What this exercise requires is a verbatim reproduction of the data below.
RAW DATA section start
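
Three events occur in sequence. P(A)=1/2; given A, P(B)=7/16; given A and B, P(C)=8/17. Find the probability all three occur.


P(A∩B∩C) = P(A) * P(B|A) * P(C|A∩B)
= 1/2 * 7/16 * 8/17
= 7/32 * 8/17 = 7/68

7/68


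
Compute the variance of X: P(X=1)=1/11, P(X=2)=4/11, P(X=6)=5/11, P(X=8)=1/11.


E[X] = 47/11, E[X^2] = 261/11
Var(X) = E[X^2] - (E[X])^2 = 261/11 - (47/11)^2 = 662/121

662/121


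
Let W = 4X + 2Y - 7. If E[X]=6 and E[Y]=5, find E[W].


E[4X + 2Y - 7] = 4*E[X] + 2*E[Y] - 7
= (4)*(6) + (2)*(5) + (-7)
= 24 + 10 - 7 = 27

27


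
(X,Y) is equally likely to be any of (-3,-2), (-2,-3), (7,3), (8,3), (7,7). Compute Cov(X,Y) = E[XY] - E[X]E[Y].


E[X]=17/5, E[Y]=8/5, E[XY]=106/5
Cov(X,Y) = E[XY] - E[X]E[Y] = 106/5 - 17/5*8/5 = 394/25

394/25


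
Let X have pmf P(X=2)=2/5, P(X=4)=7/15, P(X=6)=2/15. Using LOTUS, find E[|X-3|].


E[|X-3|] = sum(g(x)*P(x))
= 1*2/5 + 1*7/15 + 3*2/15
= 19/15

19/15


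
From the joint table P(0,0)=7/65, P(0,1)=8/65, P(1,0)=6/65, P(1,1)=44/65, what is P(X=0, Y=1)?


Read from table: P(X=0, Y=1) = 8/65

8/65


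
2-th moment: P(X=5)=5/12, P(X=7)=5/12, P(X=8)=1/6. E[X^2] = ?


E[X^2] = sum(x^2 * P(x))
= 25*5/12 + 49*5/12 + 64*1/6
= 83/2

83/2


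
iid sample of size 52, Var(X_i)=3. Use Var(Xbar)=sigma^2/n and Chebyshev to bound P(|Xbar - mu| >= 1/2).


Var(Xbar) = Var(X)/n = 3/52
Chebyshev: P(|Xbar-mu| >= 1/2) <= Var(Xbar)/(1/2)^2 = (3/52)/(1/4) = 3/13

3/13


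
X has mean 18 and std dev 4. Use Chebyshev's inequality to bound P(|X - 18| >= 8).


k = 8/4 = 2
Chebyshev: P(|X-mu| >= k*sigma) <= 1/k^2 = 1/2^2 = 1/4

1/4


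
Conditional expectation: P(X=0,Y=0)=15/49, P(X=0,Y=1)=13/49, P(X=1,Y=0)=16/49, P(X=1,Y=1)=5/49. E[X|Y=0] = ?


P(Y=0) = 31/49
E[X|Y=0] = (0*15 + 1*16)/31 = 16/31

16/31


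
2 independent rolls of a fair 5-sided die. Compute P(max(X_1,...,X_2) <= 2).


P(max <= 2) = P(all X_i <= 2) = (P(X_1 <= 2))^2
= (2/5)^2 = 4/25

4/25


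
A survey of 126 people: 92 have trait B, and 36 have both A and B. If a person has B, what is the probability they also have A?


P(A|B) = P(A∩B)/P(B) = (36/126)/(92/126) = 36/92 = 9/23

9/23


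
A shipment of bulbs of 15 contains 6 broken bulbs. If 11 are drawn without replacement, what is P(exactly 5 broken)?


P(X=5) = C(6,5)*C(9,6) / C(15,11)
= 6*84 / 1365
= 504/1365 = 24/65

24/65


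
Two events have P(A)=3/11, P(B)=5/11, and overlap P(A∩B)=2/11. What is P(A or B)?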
RAW DATA section end
• [ANSWER AREA]
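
Three events occur in sequence. P(A)=1/2; given A, P(B)=7/16; given A and B, P(C)=8/17. Find the probability all three occur.


P(A∩B∩C) = P(A) * P(B|A) * P(C|A∩B)
= 1/2 * 7/16 * 8/17
= 7/32 * 8/17 = 7/68

7/68


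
Compute the variance of X: P(X=1)=1/11, P(X=2)=4/11, P(X=6)=5/11, P(X=8)=1/11.


E[X] = 47/11, E[X^2] = 261/11
Var(X) = E[X^2] - (E[X])^2 = 261/11 - (47/11)^2 = 662/121

662/121


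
Let W = 4X + 2Y - 7. If E[X]=6 and E[Y]=5, find E[W].


E[4X + 2Y - 7] = 4*E[X] + 2*E[Y] - 7
= (4)*(6) + (2)*(5) + (-7)
= 24 + 10 - 7 = 27

27


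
(X,Y) is equally likely to be any of (-3,-2), (-2,-3), (7,3), (8,3), (7,7). Compute Cov(X,Y) = E[XY] - E[X]E[Y].


E[X]=17/5, E[Y]=8/5, E[XY]=106/5
Cov(X,Y) = E[XY] - E[X]E[Y] = 106/5 - 17/5*8/5 = 394/25

394/25


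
Let X have pmf P(X=2)=2/5, P(X=4)=7/15, P(X=6)=2/15. Using LOTUS, find E[|X-3|].


E[|X-3|] = sum(g(x)*P(x))
= 1*2/5 + 1*7/15 + 3*2/15
= 19/15

19/15


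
From the joint table P(0,0)=7/65, P(0,1)=8/65, P(1,0)=6/65, P(1,1)=44/65, what is P(X=0, Y=1)?


Read from table: P(X=0, Y=1) = 8/65

8/65


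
2-th moment: P(X=5)=5/12, P(X=7)=5/12, P(X=8)=1/6. E[X^2] = ?


E[X^2] = sum(x^2 * P(x))
= 25*5/12 + 49*5/12 + 64*1/6
= 83/2

83/2


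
iid sample of size 52, Var(X_i)=3. Use Var(Xbar)=sigma^2/n and Chebyshev to bound P(|Xbar - mu| >= 1/2).


Var(Xbar) = Var(X)/n = 3/52
Chebyshev: P(|Xbar-mu| >= 1/2) <= Var(Xbar)/(1/2)^2 = (3/52)/(1/4) = 3/13

3/13


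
X has mean 18 and std dev 4. Use Chebyshev's inequality to bound P(|X - 18| >= 8).


k = 8/4 = 2
Chebyshev: P(|X-mu| >= k*sigma) <= 1/k^2 = 1/2^2 = 1/4

1/4


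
Conditional expectation: P(X=0,Y=0)=15/49, P(X=0,Y=1)=13/49, P(X=1,Y=0)=16/49, P(X=1,Y=1)=5/49. E[X|Y=0] = ?


P(Y=0) = 31/49
E[X|Y=0] = (0*15 + 1*16)/31 = 16/31

16/31


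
2 independent rolls of a fair 5-sided die. Compute P(max(X_1,...,X_2) <= 2).


P(max <= 2) = P(all X_i <= 2) = (P(X_1 <= 2))^2
= (2/5)^2 = 4/25

4/25


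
A survey of 126 people: 92 have trait B, and 36 have both A and B. If a person has B, what is the probability they also have A?


P(A|B) = P(A∩B)/P(B) = (36/126)/(92/126) = 36/92 = 9/23

9/23


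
A shipment of bulbs of 15 contains 6 broken bulbs. If 11 are drawn without replacement, what is P(exactly 5 broken)?


P(X=5) = C(6,5)*C(9,6) / C(15,11)
= 6*84 / 1365
= 504/1365 = 24/65

24/65


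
Two events have P(A)=3/11, P(B)=5/11, and overlap P(A∩B)=2/11. What is P(A or B)?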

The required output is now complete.